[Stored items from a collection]

____

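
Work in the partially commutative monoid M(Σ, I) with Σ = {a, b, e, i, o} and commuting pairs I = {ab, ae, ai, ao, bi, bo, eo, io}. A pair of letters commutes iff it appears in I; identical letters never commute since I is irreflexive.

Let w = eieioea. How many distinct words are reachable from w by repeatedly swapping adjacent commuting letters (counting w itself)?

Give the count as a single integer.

42

#0=e has no predecessor
#1=i depends on [0:e]
#2=e depends on [1:i]
#3=i depends on [2:e]
#4=o has no predecessor
#5=e depends on [3:i]
#6=a has no predecessor
sources: [0:e, 4:o, 6:a]
N(rest) = Σ N(rest − s) over sources s of rest; N(one piece) = 1:
  size 1 → [4]=1  [5]=1  [6]=1
  size 2 → [3,5]=1  [4,5]=2  [4,6]=2  [5,6]=2
  size 3 → [2,3,5]=1  [3,4,5]=3  [3,5,6]=3  [4,5,6]=6
  size 4 → [1,2,3,5]=1  [2,3,4,5]=4  [2,3,5,6]=4  [3,4,5,6]=12
  size 5 → [0,1,2,3,5]=1  [1,2,3,4,5]=5  [1,2,3,5,6]=5  [2,3,4,5,6]=20
  first=0(e) contributes 30
  first=4(o) contributes 6
  first=6(a) contributes 6
|[w]| = 42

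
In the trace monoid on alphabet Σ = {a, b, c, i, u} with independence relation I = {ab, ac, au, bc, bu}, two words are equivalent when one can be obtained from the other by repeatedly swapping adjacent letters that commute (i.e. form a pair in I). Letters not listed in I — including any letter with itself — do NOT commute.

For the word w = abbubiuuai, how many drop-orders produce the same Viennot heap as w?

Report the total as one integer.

0(a) covers ∅
1(b) covers ∅
2(b) covers 1:b
3(u) covers ∅
4(b) covers 2:b
5(i) covers 0:a, 3:u, 4:b
6(u) covers 5:i
7(u) covers 6:u
8(a) covers 5:i
9(i) covers 7:u, 8:a
floor of heap: 0:a, 1:b, 3:u
completions by unplaced set U, small U first (add the entries for U minus each lowest piece of U):
  |U|=1: {9}:1
  |U|=2: {7,9}:1  {8,9}:1
  |U|=3: {6,7,9}:1  {7,8,9}:2
  |U|=4: {6,7,8,9}:3
  |U|=5: {5,6,7,8,9}:3
  |U|=6: {0,5,6,7,8,9}:3  {3,5,6,7,8,9}:3  {4,5,6,7,8,9}:3
  |U|=7: {0,3,5,6,7,8,9}:6  {0,4,5,6,7,8,9}:6  {2,4,5,6,7,8,9}:3  {3,4,5,6,7,8,9}:6
  |U|=8: {0,2,4,5,6,7,8,9}:9  {0,3,4,5,6,7,8,9}:18  {1,2,4,5,6,7,8,9}:3  {2,3,4,5,6,7,8,9}:9
  start at 0(a): 12
  start at 1(b): 36
  start at 3(u): 12
sum over floor = 60

60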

____

*What needs to be done*: Your job is to copy out every line from the records above that has the word "adjacent".

*Your solution*:
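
Let w = eieioea. How many distinct words are reachable from w by repeatedly swapping adjacent commuting letters (counting w itself)?
In the trace monoid on alphabet Σ = {a, b, c, i, u} with independence relation I = {ab, ac, au, bc, bu}, two words are equivalent when one can be obtained from the other by repeatedly swapping adjacent letters that commute (i.e. form a pair in I). Letters not listed in I — including any letter with itself — do NOT commute.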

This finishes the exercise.